TASK PROMPT
Check each line below for the word "there", and copy those that have it.

[[ PROVIDED DATA open ]]

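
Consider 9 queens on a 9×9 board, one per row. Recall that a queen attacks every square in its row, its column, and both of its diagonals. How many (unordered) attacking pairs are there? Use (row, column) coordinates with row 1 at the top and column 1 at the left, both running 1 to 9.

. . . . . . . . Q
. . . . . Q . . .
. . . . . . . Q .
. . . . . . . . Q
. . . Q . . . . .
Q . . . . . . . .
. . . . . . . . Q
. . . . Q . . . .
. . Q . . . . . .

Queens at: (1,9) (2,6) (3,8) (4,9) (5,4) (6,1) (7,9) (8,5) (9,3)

Same column: (1,9)–(4,9) (column 9); (1,9)–(7,9) (column 9); (4,9)–(7,9) (column 9).
Same diagonal: (3,8)–(4,9) (|3−4| = |8−9| = 1); (4,9)–(8,5) (|4−8| = |9−5| = 4).
Total attacking pairs: 5.

5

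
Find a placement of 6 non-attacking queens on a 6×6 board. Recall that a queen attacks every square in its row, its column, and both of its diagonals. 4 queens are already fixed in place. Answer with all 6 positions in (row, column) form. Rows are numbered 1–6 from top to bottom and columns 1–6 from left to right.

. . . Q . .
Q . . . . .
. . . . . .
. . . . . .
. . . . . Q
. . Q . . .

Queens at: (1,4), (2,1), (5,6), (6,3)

Row 3: attacked by (1,4)→{2,4,6}; (2,1)→{1,2}; (5,6)→{4,6}; (6,3)→{3,6}. Safe: 5. Place at column 5.
Row 4: attacked by (1,4)→{1,4}; (2,1)→{1,3}; (3,5)→{4,5,6}; (5,6)→{5,6}; (6,3)→{1,3,5}. Safe: 2. Place at column 2.
Columns [4, 1, 5, 2, 6, 3], r−c [-3, 1, -2, 2, -1, 3], r+c [5, 3, 8, 6, 11, 9] are all distinct, so no two queens attack.

(1,4) (2,1) (3,5) (4,2) (5,6) (6,3)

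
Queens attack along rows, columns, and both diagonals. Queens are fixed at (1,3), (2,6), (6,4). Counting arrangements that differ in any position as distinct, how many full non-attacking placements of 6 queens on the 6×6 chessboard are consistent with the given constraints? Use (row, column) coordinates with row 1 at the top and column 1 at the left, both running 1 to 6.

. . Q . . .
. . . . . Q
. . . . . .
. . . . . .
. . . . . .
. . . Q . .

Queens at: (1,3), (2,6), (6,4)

1

Branch on row 3: col 2 → 1.
Sum: 1 = 1.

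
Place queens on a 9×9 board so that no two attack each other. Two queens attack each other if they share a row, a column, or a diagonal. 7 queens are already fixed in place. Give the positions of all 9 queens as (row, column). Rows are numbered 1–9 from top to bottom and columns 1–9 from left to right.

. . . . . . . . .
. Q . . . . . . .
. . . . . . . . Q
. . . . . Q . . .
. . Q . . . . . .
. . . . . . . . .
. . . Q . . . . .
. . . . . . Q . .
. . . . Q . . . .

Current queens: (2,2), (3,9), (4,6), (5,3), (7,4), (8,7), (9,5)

Row 1: attacked by (2,2)→{1,2,3}; (3,9)→{7,9}; (4,6)→{3,6,9}; (5,3)→{3,7}; (7,4)→{4}; (8,7)→{7}; (9,5)→{5}. Safe: 8. Place at column 8.
Row 6: attacked by (1,8)→{3,8}; (2,2)→{2,6}; (3,9)→{6,9}; (4,6)→{4,6,8}; (5,3)→{2,3,4}; (7,4)→{3,4,5}; (8,7)→{5,7,9}; (9,5)→{2,5,8}. Safe: 1. Place at column 1.
Columns [8, 2, 9, 6, 3, 1, 4, 7, 5], r−c [-7, 0, -6, -2, 2, 5, 3, 1, 4], r+c [9, 4, 12, 10, 8, 7, 11, 15, 14] are all distinct, so no two queens attack.

(1,8) (2,2) (3,9) (4,6) (5,3) (6,1) (7,4) (8,7) (9,5)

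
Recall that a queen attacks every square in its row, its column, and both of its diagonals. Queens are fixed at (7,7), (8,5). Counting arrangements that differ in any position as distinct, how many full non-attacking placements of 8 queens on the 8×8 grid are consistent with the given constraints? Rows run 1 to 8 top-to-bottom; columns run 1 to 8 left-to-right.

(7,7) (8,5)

Branch on row 1: col 2 → 2; col 3 → 1; col 4 → 1; col 6 → 1; col 8 → 1.
Sum: 2 + 1 + 1 + 1 + 1 = 6.

6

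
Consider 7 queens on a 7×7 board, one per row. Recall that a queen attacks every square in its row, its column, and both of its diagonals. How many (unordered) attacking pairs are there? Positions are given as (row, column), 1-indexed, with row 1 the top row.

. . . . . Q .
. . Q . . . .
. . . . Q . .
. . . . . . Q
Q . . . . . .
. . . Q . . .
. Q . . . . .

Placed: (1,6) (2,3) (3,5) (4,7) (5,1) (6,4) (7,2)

All columns are distinct and no two queens satisfy |Δrow| = |Δcol|, so no pair attacks.

0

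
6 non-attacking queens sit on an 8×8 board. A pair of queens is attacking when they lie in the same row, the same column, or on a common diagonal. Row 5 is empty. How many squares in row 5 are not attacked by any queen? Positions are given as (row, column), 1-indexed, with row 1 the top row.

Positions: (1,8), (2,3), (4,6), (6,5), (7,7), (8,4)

1

(1,8) attacks row 5 at column 8 and diagonals 4.
(2,3) attacks row 5 at column 3 and diagonals 6.
(4,6) attacks row 5 at column 6 and diagonals 5, 7.
(6,5) attacks row 5 at column 5 and diagonals 4, 6.
(7,7) attacks row 5 at column 7 and diagonals 5.
(8,4) attacks row 5 at column 4 and diagonals 1, 7.
Attacked columns: {1, 3, 4, 5, 6, 7, 8}. Safe: {2}.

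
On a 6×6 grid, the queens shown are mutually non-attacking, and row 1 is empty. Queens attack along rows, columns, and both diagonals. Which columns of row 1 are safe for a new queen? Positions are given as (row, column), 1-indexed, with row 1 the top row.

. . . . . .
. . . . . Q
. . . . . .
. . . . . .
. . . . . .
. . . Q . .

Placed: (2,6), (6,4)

columns 1, 2, 3

(2,6) attacks row 1 at column 6 and diagonals 5.
(6,4) attacks row 1 at column 4.
Attacked columns: {4, 5, 6}. Safe: {1, 2, 3}.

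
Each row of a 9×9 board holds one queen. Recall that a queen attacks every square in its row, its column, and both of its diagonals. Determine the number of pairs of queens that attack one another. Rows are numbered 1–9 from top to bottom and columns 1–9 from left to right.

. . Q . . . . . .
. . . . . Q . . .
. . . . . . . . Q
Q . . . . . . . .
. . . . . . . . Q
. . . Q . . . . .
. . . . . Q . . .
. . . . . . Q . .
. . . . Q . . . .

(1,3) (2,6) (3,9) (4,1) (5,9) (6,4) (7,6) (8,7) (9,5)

Same column: (2,6)–(7,6) (column 6); (3,9)–(5,9) (column 9).
Same diagonal: (2,6)–(5,9) (|2−5| = |6−9| = 3); (5,9)–(9,5) (|5−9| = |9−5| = 4); (7,6)–(8,7) (|7−8| = |6−7| = 1).
Total attacking pairs: 5.

5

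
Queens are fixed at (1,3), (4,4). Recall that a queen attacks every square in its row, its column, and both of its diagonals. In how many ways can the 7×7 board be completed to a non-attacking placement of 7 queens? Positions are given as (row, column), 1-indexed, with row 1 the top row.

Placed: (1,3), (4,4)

Branch on row 2: col 1 → 1; col 5 → 0; col 7 → 1.
Sum: 1 + 0 + 1 = 2.

2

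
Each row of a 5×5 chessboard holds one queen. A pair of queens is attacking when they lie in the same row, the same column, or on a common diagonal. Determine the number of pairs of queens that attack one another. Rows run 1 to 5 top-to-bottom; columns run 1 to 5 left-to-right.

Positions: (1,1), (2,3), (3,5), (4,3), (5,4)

2

Same column: (2,3)–(4,3) (column 3).
Same diagonal: (4,3)–(5,4) (|4−5| = |3−4| = 1).
Total attacking pairs: 2.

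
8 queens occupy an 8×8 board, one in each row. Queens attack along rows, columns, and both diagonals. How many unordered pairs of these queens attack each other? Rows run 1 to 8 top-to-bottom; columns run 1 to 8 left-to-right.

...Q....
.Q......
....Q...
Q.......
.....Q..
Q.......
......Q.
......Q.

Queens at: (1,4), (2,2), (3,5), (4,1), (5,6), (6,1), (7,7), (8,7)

4

Same column: (4,1)–(6,1) (column 1); (7,7)–(8,7) (column 7).
Same diagonal: (1,4)–(4,1) (|1−4| = |4−1| = 3); (2,2)–(7,7) (|2−7| = |2−7| = 5).
Total attacking pairs: 4.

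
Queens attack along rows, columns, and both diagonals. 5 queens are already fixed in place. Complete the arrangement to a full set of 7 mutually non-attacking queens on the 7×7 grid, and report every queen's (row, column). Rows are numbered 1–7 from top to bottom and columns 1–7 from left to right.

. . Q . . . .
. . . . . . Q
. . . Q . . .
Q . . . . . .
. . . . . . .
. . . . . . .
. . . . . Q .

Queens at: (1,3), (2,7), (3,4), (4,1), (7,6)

(1,3) (2,7) (3,4) (4,1) (5,5) (6,2) (7,6)

Row 5: attacked by (1,3)→{3,7}; (2,7)→{4,7}; (3,4)→{2,4,6}; (4,1)→{1,2}; (7,6)→{4,6}. Safe: 5. Place at column 5.
Row 6: attacked by (1,3)→{3}; (2,7)→{3,7}; (3,4)→{1,4,7}; (4,1)→{1,3}; (5,5)→{4,5,6}; (7,6)→{5,6,7}. Safe: 2. Place at column 2.
Columns [3, 7, 4, 1, 5, 2, 6], r−c [-2, -5, -1, 3, 0, 4, 1], r+c [4, 9, 7, 5, 10, 8, 13] are all distinct, so no two queens attack.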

[[ PROVIDED DATA closed ]]

RESULT FOR THIS TASK
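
Consider 9 queens on a 9×9 board, one per row. Recall that a queen attacks every square in its row, its column, and both of its diagonals. How many (unordered) attacking pairs are there? Use (row, column) coordinates with row 1 at the top and column 1 at the left, both running 1 to 9.
Consider 7 queens on a 7×7 board, one per row. Recall that a queen attacks every square in its row, its column, and both of its diagonals. How many (unordered) attacking pairs are there? Positions are given as (row, column), 1-indexed, with row 1 the top row.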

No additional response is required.